» **What is needed**: In the entries that follow, the lines from the one with "Suppose a language has the following stress rule: feet" through the one with "rule: primary stress falls on the rightmost" are the ones to write out, exactly and with both ends included. Nothing else should appear.

» **Records drawn from a dataset**:
###
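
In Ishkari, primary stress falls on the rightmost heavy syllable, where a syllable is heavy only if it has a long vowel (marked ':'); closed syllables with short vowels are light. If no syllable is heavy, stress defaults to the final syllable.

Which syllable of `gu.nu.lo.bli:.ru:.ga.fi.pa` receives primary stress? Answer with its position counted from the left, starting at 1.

Weights: 1 gu L, 2 nu L, 3 lo L, 4 bli: H, 5 ru: H, 6 ga L, 7 fi L, 8 pa L.
Heavy syllables in the domain: 4, 5. The rightmost is syllable 5 (ru:).
Primary stress: syllable 5 → gu.nu.lo.bli:.ˈru:.ga.fi.pa.

5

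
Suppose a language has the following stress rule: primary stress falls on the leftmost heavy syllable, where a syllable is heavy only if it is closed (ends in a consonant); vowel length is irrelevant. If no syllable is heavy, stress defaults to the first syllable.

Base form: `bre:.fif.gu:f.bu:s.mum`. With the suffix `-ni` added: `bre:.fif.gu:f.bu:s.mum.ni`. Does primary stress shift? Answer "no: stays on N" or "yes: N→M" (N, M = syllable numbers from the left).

Base `bre:.fif.gu:f.bu:s.mum` (5 syllables):
  Weights: 1 bre: L, 2 fif H, 3 gu:f H, 4 bu:s H, 5 mum H.
  Heavy syllables in the domain: 2, 3, 4, 5. The leftmost is syllable 2 (fif).
  → primary stress on syllable 2.
Suffixed `bre:.fif.gu:f.bu:s.mum.ni` (6 syllables):
  Weights: 1 bre: L, 2 fif H, 3 gu:f H, 4 bu:s H, 5 mum H, 6 ni L.
  Heavy syllables in the domain: 2, 3, 4, 5. The leftmost is syllable 2 (fif).
  → primary stress on syllable 2.

no: stays on 2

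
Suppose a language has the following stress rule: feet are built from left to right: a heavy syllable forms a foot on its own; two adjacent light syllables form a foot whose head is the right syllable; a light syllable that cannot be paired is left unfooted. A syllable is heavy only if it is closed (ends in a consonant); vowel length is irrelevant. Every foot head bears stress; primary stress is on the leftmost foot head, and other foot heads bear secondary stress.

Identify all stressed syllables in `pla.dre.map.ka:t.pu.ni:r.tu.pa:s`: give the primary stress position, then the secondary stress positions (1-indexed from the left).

primary 2, secondary 3, 4, 6, 8

Weights: 1 pla L, 2 dre L, 3 map H, 4 ka:t H, 5 pu L, 6 ni:r H, 7 tu L, 8 pa:s H.
Parse left to right (heavy = foot alone; LL = one foot; stranded L unfooted): (pla.ˈdre) (ˈmap) (ˈka:t) pu (ˈni:r) tu (ˈpa:s).
Foot heads: 2, 3, 4, 6, 8.
Primary stress on the leftmost head = syllable 2.
Secondary stress on 3, 4, 6, 8: pla.ˈdre.ˌmap.ˌka:t.pu.ˌni:r.tu.ˌpa:s.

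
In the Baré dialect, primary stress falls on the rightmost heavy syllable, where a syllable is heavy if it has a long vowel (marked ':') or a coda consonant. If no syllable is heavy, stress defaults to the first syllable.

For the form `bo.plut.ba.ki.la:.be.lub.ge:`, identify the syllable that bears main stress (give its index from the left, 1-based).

8

Weights: 1 bo L, 2 plut H, 3 ba L, 4 ki L, 5 la: H, 6 be L, 7 lub H, 8 ge: H.
Heavy syllables in the domain: 2, 5, 7, 8. The rightmost is syllable 8 (ge:).
Primary stress: syllable 8 → bo.plut.ba.ki.la:.be.lub.ˈge:.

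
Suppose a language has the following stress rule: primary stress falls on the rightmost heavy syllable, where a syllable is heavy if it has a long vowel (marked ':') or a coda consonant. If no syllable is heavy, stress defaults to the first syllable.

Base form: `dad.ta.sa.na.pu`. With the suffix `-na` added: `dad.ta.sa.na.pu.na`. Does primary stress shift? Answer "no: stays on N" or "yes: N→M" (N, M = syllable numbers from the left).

Base `dad.ta.sa.na.pu` (5 syllables):
  Weights: 1 dad H, 2 ta L, 3 sa L, 4 na L, 5 pu L.
  Heavy syllables in the domain: 1. The rightmost is syllable 1 (dad).
  → primary stress on syllable 1.
Suffixed `dad.ta.sa.na.pu.na` (6 syllables):
  Weights: 1 dad H, 2 ta L, 3 sa L, 4 na L, 5 pu L, 6 na L.
  Heavy syllables in the domain: 1. The rightmost is syllable 1 (dad).
  → primary stress on syllable 1.

no: stays on 1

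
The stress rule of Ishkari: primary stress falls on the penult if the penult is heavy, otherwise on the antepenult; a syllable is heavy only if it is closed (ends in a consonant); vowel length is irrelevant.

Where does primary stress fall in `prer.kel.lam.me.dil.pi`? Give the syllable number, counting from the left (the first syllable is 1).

Weights: 4 me L, 5 dil H, 6 pi L.
The penult (syllable 5, dil) is heavy, so it takes stress.
Primary stress: syllable 5 → prer.kel.lam.me.ˈdil.pi.

5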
###
» **Answer box**:
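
Suppose a language has the following stress rule: feet are built from left to right: a heavy syllable forms a foot on its own; two adjacent light syllables form a foot whose head is the right syllable; a light syllable that cannot be paired is left unfooted. A syllable is heavy only if it is closed (ends in a consonant); vowel length is irrelevant. Every foot head bears stress; primary stress is on the leftmost foot head, and other foot heads bear secondary stress.

Identify all stressed syllables in `pla.dre.map.ka:t.pu.ni:r.tu.pa:s`: give the primary stress position, then the secondary stress positions (1-indexed from the left).

primary 2, secondary 3, 4, 6, 8

Weights: 1 pla L, 2 dre L, 3 map H, 4 ka:t H, 5 pu L, 6 ni:r H, 7 tu L, 8 pa:s H.
Parse left to right (heavy = foot alone; LL = one foot; stranded L unfooted): (pla.ˈdre) (ˈmap) (ˈka:t) pu (ˈni:r) tu (ˈpa:s).
Foot heads: 2, 3, 4, 6, 8.
Primary stress on the leftmost head = syllable 2.
Secondary stress on 3, 4, 6, 8: pla.ˈdre.ˌmap.ˌka:t.pu.ˌni:r.tu.ˌpa:s.

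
In the Baré dialect, primary stress falls on the rightmost heavy syllable, where a syllable is heavy if it has a long vowel (marked ':') or a coda consonant. If no syllable is heavy, stress defaults to the first syllable.

For the form `bo.plut.ba.ki.la:.be.lub.ge:`, identify the syllable that bears main stress (give its index from the left, 1-based).

8

Weights: 1 bo L, 2 plut H, 3 ba L, 4 ki L, 5 la: H, 6 be L, 7 lub H, 8 ge: H.
Heavy syllables in the domain: 2, 5, 7, 8. The rightmost is syllable 8 (ge:).
Primary stress: syllable 8 → bo.plut.ba.ki.la:.be.lub.ˈge:.

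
Suppose a language has the following stress rule: primary stress falls on the rightmost heavy syllable, where a syllable is heavy if it has a long vowel (marked ':') or a coda consonant. If no syllable is heavy, stress defaults to the first syllable.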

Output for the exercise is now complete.